▶ **TASK OBJECTIVE**
Go through the listing and copy every line word for word.

▶ **DATA EXTRACT**
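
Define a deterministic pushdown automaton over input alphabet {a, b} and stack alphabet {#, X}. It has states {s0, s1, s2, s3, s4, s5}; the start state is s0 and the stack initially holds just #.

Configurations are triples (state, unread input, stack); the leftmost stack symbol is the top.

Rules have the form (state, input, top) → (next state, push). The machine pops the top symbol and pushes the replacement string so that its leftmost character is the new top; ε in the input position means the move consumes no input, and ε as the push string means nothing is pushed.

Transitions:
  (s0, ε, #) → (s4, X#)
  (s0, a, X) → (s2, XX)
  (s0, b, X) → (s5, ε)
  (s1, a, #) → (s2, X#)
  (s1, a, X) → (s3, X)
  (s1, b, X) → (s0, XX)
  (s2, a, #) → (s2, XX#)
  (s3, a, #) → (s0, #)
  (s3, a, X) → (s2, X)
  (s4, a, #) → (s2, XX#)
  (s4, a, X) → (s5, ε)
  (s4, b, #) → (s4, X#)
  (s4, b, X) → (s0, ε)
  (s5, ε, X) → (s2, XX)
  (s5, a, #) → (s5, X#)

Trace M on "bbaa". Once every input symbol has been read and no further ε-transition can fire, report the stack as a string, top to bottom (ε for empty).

(s0, bbaa, #) ⊢ (s4, bbaa, X#) ⊢ (s0, baa, #) ⊢ (s4, baa, X#) ⊢ (s0, aa, #) ⊢ (s4, aa, X#) ⊢ (s5, a, #) ⊢ (s5, ε, X#) ⊢ (s2, ε, XX#)
All input consumed in state s2 with stack XX#.

XX#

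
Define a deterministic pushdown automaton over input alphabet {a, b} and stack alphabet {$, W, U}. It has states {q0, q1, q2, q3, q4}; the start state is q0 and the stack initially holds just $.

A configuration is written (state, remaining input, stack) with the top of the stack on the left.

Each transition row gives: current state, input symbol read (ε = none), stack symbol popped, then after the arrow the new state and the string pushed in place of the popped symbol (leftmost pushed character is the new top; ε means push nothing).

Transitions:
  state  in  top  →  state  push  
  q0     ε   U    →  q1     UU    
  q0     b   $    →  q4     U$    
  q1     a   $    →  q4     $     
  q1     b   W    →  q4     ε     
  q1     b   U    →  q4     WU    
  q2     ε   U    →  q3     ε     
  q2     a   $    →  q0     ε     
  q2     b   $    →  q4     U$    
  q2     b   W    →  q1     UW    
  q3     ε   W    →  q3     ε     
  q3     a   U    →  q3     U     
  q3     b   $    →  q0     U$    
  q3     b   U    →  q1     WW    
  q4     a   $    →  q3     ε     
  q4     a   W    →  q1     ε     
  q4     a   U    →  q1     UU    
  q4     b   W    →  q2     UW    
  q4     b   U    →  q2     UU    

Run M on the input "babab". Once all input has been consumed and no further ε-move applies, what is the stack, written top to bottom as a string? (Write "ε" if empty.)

(q0, babab, $)
  read b, top $: go to q4, push U$ → (q4, abab, U$)
  read a, top U: go to q1, push UU → (q1, bab, UU$)
  read b, top U: go to q4, push WU → (q4, ab, WUU$)
  read a, top W: go to q1, push ε → (q1, b, UU$)
  read b, top U: go to q4, push WU → (q4, ε, WUU$)
All input consumed in state q4 with stack WUU$.

WUU$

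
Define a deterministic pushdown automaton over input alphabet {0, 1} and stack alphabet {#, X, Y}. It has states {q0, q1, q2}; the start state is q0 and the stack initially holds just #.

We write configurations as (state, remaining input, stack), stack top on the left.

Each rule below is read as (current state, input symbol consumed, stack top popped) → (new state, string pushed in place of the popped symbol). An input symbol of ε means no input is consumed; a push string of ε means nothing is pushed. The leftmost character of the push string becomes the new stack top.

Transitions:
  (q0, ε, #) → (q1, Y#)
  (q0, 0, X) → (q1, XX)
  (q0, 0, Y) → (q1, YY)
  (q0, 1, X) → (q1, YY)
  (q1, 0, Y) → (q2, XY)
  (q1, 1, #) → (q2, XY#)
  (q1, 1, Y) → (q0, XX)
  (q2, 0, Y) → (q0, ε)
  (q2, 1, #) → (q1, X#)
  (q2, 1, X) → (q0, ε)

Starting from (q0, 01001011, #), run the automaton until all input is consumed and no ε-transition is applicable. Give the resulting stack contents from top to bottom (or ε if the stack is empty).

YYXYY#

(q0, 01001011, #)
  ε-move, top #: go to q1, push Y# → (q1, 01001011, Y#)
  read 0, top Y: go to q2, push XY → (q2, 1001011, XY#)
  read 1, top X: go to q0, push ε → (q0, 001011, Y#)
  read 0, top Y: go to q1, push YY → (q1, 01011, YY#)
  read 0, top Y: go to q2, push XY → (q2, 1011, XYY#)
  read 1, top X: go to q0, push ε → (q0, 011, YY#)
  read 0, top Y: go to q1, push YY → (q1, 11, YYY#)
  read 1, top Y: go to q0, push XX → (q0, 1, XXYY#)
  read 1, top X: go to q1, push YY → (q1, ε, YYXYY#)
All input consumed in state q1 with stack YYXYY#.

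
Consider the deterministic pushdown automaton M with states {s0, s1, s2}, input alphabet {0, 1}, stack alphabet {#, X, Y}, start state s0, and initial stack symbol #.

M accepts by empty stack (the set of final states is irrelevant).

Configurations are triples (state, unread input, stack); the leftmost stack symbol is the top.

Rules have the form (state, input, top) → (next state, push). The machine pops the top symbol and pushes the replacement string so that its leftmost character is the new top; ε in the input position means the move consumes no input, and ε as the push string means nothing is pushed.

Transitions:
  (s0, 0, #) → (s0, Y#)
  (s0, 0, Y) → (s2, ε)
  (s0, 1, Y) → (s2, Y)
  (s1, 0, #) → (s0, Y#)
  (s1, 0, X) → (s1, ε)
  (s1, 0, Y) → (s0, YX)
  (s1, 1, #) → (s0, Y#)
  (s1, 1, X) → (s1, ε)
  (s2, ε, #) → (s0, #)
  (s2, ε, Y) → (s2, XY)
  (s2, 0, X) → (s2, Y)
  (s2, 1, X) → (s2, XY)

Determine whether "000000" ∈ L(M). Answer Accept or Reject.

(s0, 000000, #)
  read 0, top #: go to s0, push Y# → (s0, 00000, Y#)
  read 0, top Y: go to s2, push ε → (s2, 0000, #)
  ε-move, top #: go to s0, push # → (s0, 0000, #)
  read 0, top #: go to s0, push Y# → (s0, 000, Y#)
  read 0, top Y: go to s2, push ε → (s2, 00, #)
  ε-move, top #: go to s0, push # → (s0, 00, #)
  read 0, top #: go to s0, push Y# → (s0, 0, Y#)
  read 0, top Y: go to s2, push ε → (s2, ε, #)
  ε-move, top #: go to s0, push # → (s0, ε, #)
All input consumed; stack is #, not empty, and no further ε-move applies.

Reject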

▶ **TASK OUTPUT**
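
Define a deterministic pushdown automaton over input alphabet {a, b} and stack alphabet {#, X}. It has states {s0, s1, s2, s3, s4, s5}; the start state is s0 and the stack initially holds just #.

Configurations are triples (state, unread input, stack); the leftmost stack symbol is the top.

Rules have the form (state, input, top) → (next state, push). The machine pops the top symbol and pushes the replacement string so that its leftmost character is the new top; ε in the input position means the move consumes no input, and ε as the push string means nothing is pushed.

Transitions:
  (s0, ε, #) → (s4, X#)
  (s0, a, X) → (s2, XX)
  (s0, b, X) → (s5, ε)
  (s1, a, #) → (s2, X#)
  (s1, a, X) → (s3, X)
  (s1, b, X) → (s0, XX)
  (s2, a, #) → (s2, XX#)
  (s3, a, #) → (s0, #)
  (s3, a, X) → (s2, X)
  (s4, a, #) → (s2, XX#)
  (s4, a, X) → (s5, ε)
  (s4, b, #) → (s4, X#)
  (s4, b, X) → (s0, ε)
  (s5, ε, X) → (s2, XX)
  (s5, a, #) → (s5, X#)

Trace M on "bbaa". Once every input symbol has been read and no further ε-transition can fire, report the stack as a string, top to bottom (ε for empty).

(s0, bbaa, #) ⊢ (s4, bbaa, X#) ⊢ (s0, baa, #) ⊢ (s4, baa, X#) ⊢ (s0, aa, #) ⊢ (s4, aa, X#) ⊢ (s5, a, #) ⊢ (s5, ε, X#) ⊢ (s2, ε, XX#)
All input consumed in state s2 with stack XX#.

XX#

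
Define a deterministic pushdown automaton over input alphabet {a, b} and stack alphabet {$, W, U}. It has states {q0, q1, q2, q3, q4}; the start state is q0 and the stack initially holds just $.

A configuration is written (state, remaining input, stack) with the top of the stack on the left.

Each transition row gives: current state, input symbol read (ε = none), stack symbol popped, then after the arrow the new state and the string pushed in place of the popped symbol (leftmost pushed character is the new top; ε means push nothing).

Transitions:
  state  in  top  →  state  push  
  q0     ε   U    →  q1     UU    
  q0     b   $    →  q4     U$    
  q1     a   $    →  q4     $     
  q1     b   W    →  q4     ε     
  q1     b   U    →  q4     WU    
  q2     ε   U    →  q3     ε     
  q2     a   $    →  q0     ε     
  q2     b   $    →  q4     U$    
  q2     b   W    →  q1     UW    
  q3     ε   W    →  q3     ε     
  q3     a   U    →  q3     U     
  q3     b   $    →  q0     U$    
  q3     b   U    →  q1     WW    
  q4     a   $    →  q3     ε     
  q4     a   W    →  q1     ε     
  q4     a   U    →  q1     UU    
  q4     b   W    →  q2     UW    
  q4     b   U    →  q2     UU    

Run M on the input "babab". Once all input has been consumed and no further ε-move applies, what is the stack, written top to bottom as a string? (Write "ε" if empty.)

(q0, babab, $)
  read b, top $: go to q4, push U$ → (q4, abab, U$)
  read a, top U: go to q1, push UU → (q1, bab, UU$)
  read b, top U: go to q4, push WU → (q4, ab, WUU$)
  read a, top W: go to q1, push ε → (q1, b, UU$)
  read b, top U: go to q4, push WU → (q4, ε, WUU$)
All input consumed in state q4 with stack WUU$.

WUU$

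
Define a deterministic pushdown automaton over input alphabet {0, 1} and stack alphabet {#, X, Y}. It has states {q0, q1, q2}; the start state is q0 and the stack initially holds just #.

We write configurations as (state, remaining input, stack), stack top on the left.

Each rule below is read as (current state, input symbol consumed, stack top popped) → (new state, string pushed in place of the popped symbol). An input symbol of ε means no input is consumed; a push string of ε means nothing is pushed. The leftmost character of the push string becomes the new stack top.

Transitions:
  (q0, ε, #) → (q1, Y#)
  (q0, 0, X) → (q1, XX)
  (q0, 0, Y) → (q1, YY)
  (q0, 1, X) → (q1, YY)
  (q1, 0, Y) → (q2, XY)
  (q1, 1, #) → (q2, XY#)
  (q1, 1, Y) → (q0, XX)
  (q2, 0, Y) → (q0, ε)
  (q2, 1, #) → (q1, X#)
  (q2, 1, X) → (q0, ε)

Starting from (q0, 01001011, #), run the automaton until all input is consumed and no ε-transition is applicable. Give the resulting stack contents from top to bottom (or ε if the stack is empty).

YYXYY#

(q0, 01001011, #)
  ε-move, top #: go to q1, push Y# → (q1, 01001011, Y#)
  read 0, top Y: go to q2, push XY → (q2, 1001011, XY#)
  read 1, top X: go to q0, push ε → (q0, 001011, Y#)
  read 0, top Y: go to q1, push YY → (q1, 01011, YY#)
  read 0, top Y: go to q2, push XY → (q2, 1011, XYY#)
  read 1, top X: go to q0, push ε → (q0, 011, YY#)
  read 0, top Y: go to q1, push YY → (q1, 11, YYY#)
  read 1, top Y: go to q0, push XX → (q0, 1, XXYY#)
  read 1, top X: go to q1, push YY → (q1, ε, YYXYY#)
All input consumed in state q1 with stack YYXYY#.

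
Consider the deterministic pushdown automaton M with states {s0, s1, s2}, input alphabet {0, 1}, stack alphabet {#, X, Y}, start state s0, and initial stack symbol #.

M accepts by empty stack (the set of final states is irrelevant).

Configurations are triples (state, unread input, stack); the leftmost stack symbol is the top.

Rules have the form (state, input, top) → (next state, push). The machine pops the top symbol and pushes the replacement string so that its leftmost character is the new top; ε in the input position means the move consumes no input, and ε as the push string means nothing is pushed.

Transitions:
  (s0, 0, #) → (s0, Y#)
  (s0, 0, Y) → (s2, ε)
  (s0, 1, Y) → (s2, Y)
  (s1, 0, #) → (s0, Y#)
  (s1, 0, X) → (s1, ε)
  (s1, 0, Y) → (s0, YX)
  (s1, 1, #) → (s0, Y#)
  (s1, 1, X) → (s1, ε)
  (s2, ε, #) → (s0, #)
  (s2, ε, Y) → (s2, XY)
  (s2, 0, X) → (s2, Y)
  (s2, 1, X) → (s2, XY)

Determine whether "000000" ∈ L(M). Answer Accept or Reject.

(s0, 000000, #)
  read 0, top #: go to s0, push Y# → (s0, 00000, Y#)
  read 0, top Y: go to s2, push ε → (s2, 0000, #)
  ε-move, top #: go to s0, push # → (s0, 0000, #)
  read 0, top #: go to s0, push Y# → (s0, 000, Y#)
  read 0, top Y: go to s2, push ε → (s2, 00, #)
  ε-move, top #: go to s0, push # → (s0, 00, #)
  read 0, top #: go to s0, push Y# → (s0, 0, Y#)
  read 0, top Y: go to s2, push ε → (s2, ε, #)
  ε-move, top #: go to s0, push # → (s0, ε, #)
All input consumed; stack is #, not empty, and no further ε-move applies.

Reject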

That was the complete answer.